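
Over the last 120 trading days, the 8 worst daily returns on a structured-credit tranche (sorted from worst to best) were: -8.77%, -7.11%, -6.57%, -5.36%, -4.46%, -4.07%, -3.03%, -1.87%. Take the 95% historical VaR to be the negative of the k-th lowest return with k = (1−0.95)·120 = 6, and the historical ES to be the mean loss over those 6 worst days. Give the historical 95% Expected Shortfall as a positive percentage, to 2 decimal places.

6.06%

The 6 worst returns sum to -36.34%.
ES = −(-36.34%) / 6 = 6.0566…% ≈ 6.06%.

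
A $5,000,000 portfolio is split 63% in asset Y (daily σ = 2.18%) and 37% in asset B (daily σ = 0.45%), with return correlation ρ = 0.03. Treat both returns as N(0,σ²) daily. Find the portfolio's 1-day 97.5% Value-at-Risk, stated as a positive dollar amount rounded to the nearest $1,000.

$136,000

σ_p² = 0.63²·2.18² + 0.37²·0.45² + 2·0.03·0.63·0.37·2.18·0.45 = 1.9277 (%²).
σ_p = √1.9277 = 1.388%.
At 97.5%, z = 1.960.
VaR = 1.960 × 1.388% = 2.720%; on $5,000,000 that is $136,000.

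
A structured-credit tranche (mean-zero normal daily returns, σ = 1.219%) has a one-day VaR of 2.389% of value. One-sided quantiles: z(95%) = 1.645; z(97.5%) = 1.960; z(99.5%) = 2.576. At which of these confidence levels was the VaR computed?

Implied z = VaR/σ = 2.389 / 1.219 = 1.960.
This matches z(97.5%) = 1.960.

97.5%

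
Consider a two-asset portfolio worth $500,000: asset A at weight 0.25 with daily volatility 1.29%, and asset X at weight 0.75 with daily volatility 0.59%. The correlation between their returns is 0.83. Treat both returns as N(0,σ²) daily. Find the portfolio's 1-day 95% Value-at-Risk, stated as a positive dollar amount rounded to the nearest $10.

$6,030

σ_p² = 0.25²·1.29² + 0.75²·0.59² + 2·0.83·0.25·0.75·1.29·0.59 = 0.5367 (%²).
σ_p = √0.5367 = 0.733%.
At 95%, z = 1.645.
VaR = 1.645 × 0.733% = 1.206%; on $500,000 that is $6,030.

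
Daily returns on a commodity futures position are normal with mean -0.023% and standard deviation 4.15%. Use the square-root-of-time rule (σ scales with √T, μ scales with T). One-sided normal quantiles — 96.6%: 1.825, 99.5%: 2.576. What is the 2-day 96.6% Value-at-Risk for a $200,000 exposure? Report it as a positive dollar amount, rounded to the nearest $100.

$21,500

σ_{2d} = 4.15% × √2 = 5.869%; μ_{2d} = 2 × -0.023% = -0.046%.
VaR = −(-0.046%) + 1.825 × 5.869% = 10.757%.
On $200,000: 0.10757 × $200,000 = $21,514.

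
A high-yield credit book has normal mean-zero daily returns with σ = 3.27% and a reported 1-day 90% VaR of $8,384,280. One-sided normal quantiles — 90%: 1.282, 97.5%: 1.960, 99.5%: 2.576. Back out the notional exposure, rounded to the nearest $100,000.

$200,000,000

VaR as a fraction of value: z·σ = 1.282 × 3.27% = 4.19214%.
Position = $8,384,280 / 0.0419214 = $200,000,000.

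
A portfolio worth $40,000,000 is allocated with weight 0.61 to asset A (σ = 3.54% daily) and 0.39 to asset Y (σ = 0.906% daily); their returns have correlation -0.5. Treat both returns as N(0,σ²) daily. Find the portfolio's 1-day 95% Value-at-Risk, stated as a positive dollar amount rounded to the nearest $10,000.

$1,320,000

σ_p² = 0.61²·3.54² + 0.39²·0.906² + 2·-0.5·0.61·0.39·3.54·0.906 = 4.0249 (%²).
σ_p = √4.0249 = 2.006%.
At 95%, z = 1.645.
VaR = 1.645 × 2.006% = 3.300%; on $40,000,000 that is $1,320,000.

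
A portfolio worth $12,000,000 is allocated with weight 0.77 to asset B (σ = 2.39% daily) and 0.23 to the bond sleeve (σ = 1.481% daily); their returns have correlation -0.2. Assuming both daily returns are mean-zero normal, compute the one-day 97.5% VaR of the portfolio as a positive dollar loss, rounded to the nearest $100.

$424,100

σ_p² = 0.77²·2.39² + 0.23²·1.481² + 2·-0.2·0.77·0.23·2.39·1.481 = 3.2520 (%²).
σ_p = √3.2520 = 1.803%.
At 97.5%, z = 1.960.
VaR = 1.960 × 1.803% = 3.534%; on $12,000,000 that is $424,080.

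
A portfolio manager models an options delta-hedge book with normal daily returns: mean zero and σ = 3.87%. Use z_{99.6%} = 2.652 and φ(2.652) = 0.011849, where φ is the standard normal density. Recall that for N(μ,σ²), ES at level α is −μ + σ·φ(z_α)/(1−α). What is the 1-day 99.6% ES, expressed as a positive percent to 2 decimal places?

11.46%

Tail multiplier: φ(z)/(1−α) = 0.011849 / 0.004 = 2.962.
ES = 3.87% × 2.962 = 11.463%.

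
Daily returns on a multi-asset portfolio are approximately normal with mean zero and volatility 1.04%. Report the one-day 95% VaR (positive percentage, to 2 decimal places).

1.71%

At 95% one-sided, z = 1.645.
VaR = z·σ = 1.645 × 1.04% = 1.711%.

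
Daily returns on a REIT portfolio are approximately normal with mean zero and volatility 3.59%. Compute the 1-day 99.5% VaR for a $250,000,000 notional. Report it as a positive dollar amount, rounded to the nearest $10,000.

At 99.5% one-sided, z = 2.576.
VaR = z·σ = 2.576 × 3.59% = 9.248%.
On $250,000,000: 0.09248 × $250,000,000 = $23,120,000.

$23,120,000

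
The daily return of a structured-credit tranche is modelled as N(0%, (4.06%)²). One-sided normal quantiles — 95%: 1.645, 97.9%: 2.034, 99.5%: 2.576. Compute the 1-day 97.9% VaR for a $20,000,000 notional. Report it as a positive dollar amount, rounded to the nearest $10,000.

VaR = z·σ = 2.034 × 4.06% = 8.258%.
On $20,000,000: 0.08258 × $20,000,000 = $1,651,600.

$1,650,000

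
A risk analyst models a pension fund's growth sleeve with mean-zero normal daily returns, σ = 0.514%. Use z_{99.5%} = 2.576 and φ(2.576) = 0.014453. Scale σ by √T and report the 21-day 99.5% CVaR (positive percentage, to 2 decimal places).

σ_{21d} = 0.514% × √21 = 2.355%.
ES multiplier = φ(z)/(1−α) = 0.014453/0.005 = 2.891.
ES = 2.355% × 2.891 = 6.808%.

6.81%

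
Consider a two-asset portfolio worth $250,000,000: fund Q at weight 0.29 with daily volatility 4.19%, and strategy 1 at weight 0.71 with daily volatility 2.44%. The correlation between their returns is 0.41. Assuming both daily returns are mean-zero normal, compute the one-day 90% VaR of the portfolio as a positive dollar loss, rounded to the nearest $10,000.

σ_p² = 0.29²·4.19² + 0.71²·2.44² + 2·0.41·0.29·0.71·4.19·2.44 = 6.2038 (%²).
σ_p = √6.2038 = 2.491%.
At 90%, z = 1.282.
VaR = 1.282 × 2.491% = 3.193%; on $250,000,000 that is $7,982,500.

$7,980,000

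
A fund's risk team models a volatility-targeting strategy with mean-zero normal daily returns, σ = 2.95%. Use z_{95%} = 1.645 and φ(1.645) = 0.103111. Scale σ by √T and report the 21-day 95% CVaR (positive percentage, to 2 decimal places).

27.88%

σ_{21d} = 2.95% × √21 = 13.519%.
ES multiplier = φ(z)/(1−α) = 0.103111/0.05 = 2.062.
ES = 13.519% × 2.062 = 27.876%.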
__________
__PROBLEM TO SOLVE__
Output each of the records exactly as it stands above.

__SOLUTION FOR THIS TASK__
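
Over the last 120 trading days, the 8 worst daily returns on a structured-credit tranche (sorted from worst to best) were: -8.77%, -7.11%, -6.57%, -5.36%, -4.46%, -4.07%, -3.03%, -1.87%. Take the 95% historical VaR to be the negative of the k-th lowest return with k = (1−0.95)·120 = 6, and the historical ES to be the mean loss over those 6 worst days. Give the historical 95% Expected Shortfall as a positive percentage, to 2 decimal places.

6.06%

The 6 worst returns sum to -36.34%.
ES = −(-36.34%) / 6 = 6.0566…% ≈ 6.06%.

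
A $5,000,000 portfolio is split 63% in asset Y (daily σ = 2.18%) and 37% in asset B (daily σ = 0.45%), with return correlation ρ = 0.03. Treat both returns as N(0,σ²) daily. Find the portfolio's 1-day 97.5% Value-at-Risk, stated as a positive dollar amount rounded to the nearest $1,000.

$136,000

σ_p² = 0.63²·2.18² + 0.37²·0.45² + 2·0.03·0.63·0.37·2.18·0.45 = 1.9277 (%²).
σ_p = √1.9277 = 1.388%.
At 97.5%, z = 1.960.
VaR = 1.960 × 1.388% = 2.720%; on $5,000,000 that is $136,000.

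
A structured-credit tranche (mean-zero normal daily returns, σ = 1.219%) has a one-day VaR of 2.389% of value. One-sided quantiles: z(95%) = 1.645; z(97.5%) = 1.960; z(99.5%) = 2.576. At which of these confidence levels was the VaR computed?

Implied z = VaR/σ = 2.389 / 1.219 = 1.960.
This matches z(97.5%) = 1.960.

97.5%

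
Consider a two-asset portfolio worth $500,000: asset A at weight 0.25 with daily volatility 1.29%, and asset X at weight 0.75 with daily volatility 0.59%. The correlation between their returns is 0.83. Treat both returns as N(0,σ²) daily. Find the portfolio's 1-day 95% Value-at-Risk, stated as a positive dollar amount rounded to the nearest $10.

$6,030

σ_p² = 0.25²·1.29² + 0.75²·0.59² + 2·0.83·0.25·0.75·1.29·0.59 = 0.5367 (%²).
σ_p = √0.5367 = 0.733%.
At 95%, z = 1.645.
VaR = 1.645 × 0.733% = 1.206%; on $500,000 that is $6,030.

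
Daily returns on a commodity futures position are normal with mean -0.023% and standard deviation 4.15%. Use the square-root-of-time rule (σ scales with √T, μ scales with T). One-sided normal quantiles — 96.6%: 1.825, 99.5%: 2.576. What is the 2-day 96.6% Value-at-Risk for a $200,000 exposure? Report it as a positive dollar amount, rounded to the nearest $100.

$21,500

σ_{2d} = 4.15% × √2 = 5.869%; μ_{2d} = 2 × -0.023% = -0.046%.
VaR = −(-0.046%) + 1.825 × 5.869% = 10.757%.
On $200,000: 0.10757 × $200,000 = $21,514.

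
A high-yield credit book has normal mean-zero daily returns with σ = 3.27% and a reported 1-day 90% VaR of $8,384,280. One-sided normal quantiles — 90%: 1.282, 97.5%: 1.960, 99.5%: 2.576. Back out the notional exposure, rounded to the nearest $100,000.

$200,000,000

VaR as a fraction of value: z·σ = 1.282 × 3.27% = 4.19214%.
Position = $8,384,280 / 0.0419214 = $200,000,000.

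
A portfolio worth $40,000,000 is allocated with weight 0.61 to asset A (σ = 3.54% daily) and 0.39 to asset Y (σ = 0.906% daily); their returns have correlation -0.5. Treat both returns as N(0,σ²) daily. Find the portfolio's 1-day 95% Value-at-Risk, stated as a positive dollar amount rounded to the nearest $10,000.

$1,320,000

σ_p² = 0.61²·3.54² + 0.39²·0.906² + 2·-0.5·0.61·0.39·3.54·0.906 = 4.0249 (%²).
σ_p = √4.0249 = 2.006%.
At 95%, z = 1.645.
VaR = 1.645 × 2.006% = 3.300%; on $40,000,000 that is $1,320,000.

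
A portfolio worth $12,000,000 is allocated with weight 0.77 to asset B (σ = 2.39% daily) and 0.23 to the bond sleeve (σ = 1.481% daily); their returns have correlation -0.2. Assuming both daily returns are mean-zero normal, compute the one-day 97.5% VaR of the portfolio as a positive dollar loss, rounded to the nearest $100.

$424,100

σ_p² = 0.77²·2.39² + 0.23²·1.481² + 2·-0.2·0.77·0.23·2.39·1.481 = 3.2520 (%²).
σ_p = √3.2520 = 1.803%.
At 97.5%, z = 1.960.
VaR = 1.960 × 1.803% = 3.534%; on $12,000,000 that is $424,080.

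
A portfolio manager models an options delta-hedge book with normal daily returns: mean zero and σ = 3.87%. Use z_{99.6%} = 2.652 and φ(2.652) = 0.011849, where φ is the standard normal density. Recall that for N(μ,σ²), ES at level α is −μ + σ·φ(z_α)/(1−α). What is the 1-day 99.6% ES, expressed as a positive percent to 2 decimal places?

11.46%

Tail multiplier: φ(z)/(1−α) = 0.011849 / 0.004 = 2.962.
ES = 3.87% × 2.962 = 11.463%.

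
Daily returns on a multi-asset portfolio are approximately normal with mean zero and volatility 1.04%. Report the one-day 95% VaR (positive percentage, to 2 decimal places).

1.71%

At 95% one-sided, z = 1.645.
VaR = z·σ = 1.645 × 1.04% = 1.711%.

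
Daily returns on a REIT portfolio are approximately normal with mean zero and volatility 3.59%. Compute the 1-day 99.5% VaR for a $250,000,000 notional. Report it as a positive dollar amount, rounded to the nearest $10,000.

At 99.5% one-sided, z = 2.576.
VaR = z·σ = 2.576 × 3.59% = 9.248%.
On $250,000,000: 0.09248 × $250,000,000 = $23,120,000.

$23,120,000

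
The daily return of a structured-credit tranche is modelled as N(0%, (4.06%)²). One-sided normal quantiles — 95%: 1.645, 97.9%: 2.034, 99.5%: 2.576. Compute the 1-day 97.9% VaR for a $20,000,000 notional. Report it as a positive dollar amount, rounded to the nearest $10,000.

VaR = z·σ = 2.034 × 4.06% = 8.258%.
On $20,000,000: 0.08258 × $20,000,000 = $1,651,600.

$1,650,000

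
A risk analyst models a pension fund's growth sleeve with mean-zero normal daily returns, σ = 0.514%. Use z_{99.5%} = 2.576 and φ(2.576) = 0.014453. Scale σ by √T and report the 21-day 99.5% CVaR (positive percentage, to 2 decimal places).

σ_{21d} = 0.514% × √21 = 2.355%.
ES multiplier = φ(z)/(1−α) = 0.014453/0.005 = 2.891.
ES = 2.355% × 2.891 = 6.808%.

6.81%

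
Consider a two-asset portfolio worth $250,000,000: fund Q at weight 0.29 with daily volatility 4.19%, and strategy 1 at weight 0.71 with daily volatility 2.44%. The correlation between their returns is 0.41. Assuming both daily returns are mean-zero normal, compute the one-day 90% VaR of the portfolio as a positive dollar loss, rounded to the nearest $10,000.

σ_p² = 0.29²·4.19² + 0.71²·2.44² + 2·0.41·0.29·0.71·4.19·2.44 = 6.2038 (%²).
σ_p = √6.2038 = 2.491%.
At 90%, z = 1.282.
VaR = 1.282 × 2.491% = 3.193%; on $250,000,000 that is $7,982,500.

$7,980,000

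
A fund's risk team models a volatility-targeting strategy with mean-zero normal daily returns, σ = 2.95%. Use z_{95%} = 1.645 and φ(1.645) = 0.103111. Scale σ by √T and report the 21-day 95% CVaR (positive percentage, to 2 decimal places).

27.88%

σ_{21d} = 2.95% × √21 = 13.519%.
ES multiplier = φ(z)/(1−α) = 0.103111/0.05 = 2.062.
ES = 13.519% × 2.062 = 27.876%.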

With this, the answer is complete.